[Source records]
------------------------------------------------------------

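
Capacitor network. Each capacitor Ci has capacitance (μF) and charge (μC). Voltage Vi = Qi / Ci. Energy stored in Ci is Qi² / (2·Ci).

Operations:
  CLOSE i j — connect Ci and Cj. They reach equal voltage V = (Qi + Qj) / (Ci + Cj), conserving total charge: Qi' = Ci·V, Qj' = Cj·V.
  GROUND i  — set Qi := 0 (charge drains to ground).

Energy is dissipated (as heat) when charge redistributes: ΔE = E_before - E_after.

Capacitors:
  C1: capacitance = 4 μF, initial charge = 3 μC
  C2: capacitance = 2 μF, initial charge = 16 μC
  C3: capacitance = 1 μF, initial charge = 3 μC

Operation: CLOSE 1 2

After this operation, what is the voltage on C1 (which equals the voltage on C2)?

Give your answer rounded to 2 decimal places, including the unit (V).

Initial: C1(4μF, Q=3μC, V=0.75V), C2(2μF, Q=16μC, V=8.00V), C3(1μF, Q=3μC, V=3.00V)
Op 1: CLOSE 1-2: Q_total=19.00, C_total=6.00, V=3.17; Q1=12.67, Q2=6.33; dissipated=35.042

Answer: 3.17 V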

------------------------------------------------------------

[Task instructions] Every entry in the data should be returned exactly.

[Answer section]
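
Capacitor network. Each capacitor Ci has capacitance (μF) and charge (μC). Voltage Vi = Qi / Ci. Energy stored in Ci is Qi² / (2·Ci).

Operations:
  CLOSE i j — connect Ci and Cj. They reach equal voltage V = (Qi + Qj) / (Ci + Cj), conserving total charge: Qi' = Ci·V, Qj' = Cj·V.
  GROUND i  — set Qi := 0 (charge drains to ground).

Energy is dissipated (as heat) when charge redistributes: ΔE = E_before - E_after.

Capacitors:
  C1: capacitance = 4 μF, initial charge = 3 μC
  C2: capacitance = 2 μF, initial charge = 16 μC
  C3: capacitance = 1 μF, initial charge = 3 μC

Operation: CLOSE 1 2

After this operation, what is the voltage on C1 (which equals the voltage on C2)?

Give your answer rounded to 2 decimal places, including the unit (V).

Initial: C1(4μF, Q=3μC, V=0.75V), C2(2μF, Q=16μC, V=8.00V), C3(1μF, Q=3μC, V=3.00V)
Op 1: CLOSE 1-2: Q_total=19.00, C_total=6.00, V=3.17; Q1=12.67, Q2=6.33; dissipated=35.042

Answer: 3.17 V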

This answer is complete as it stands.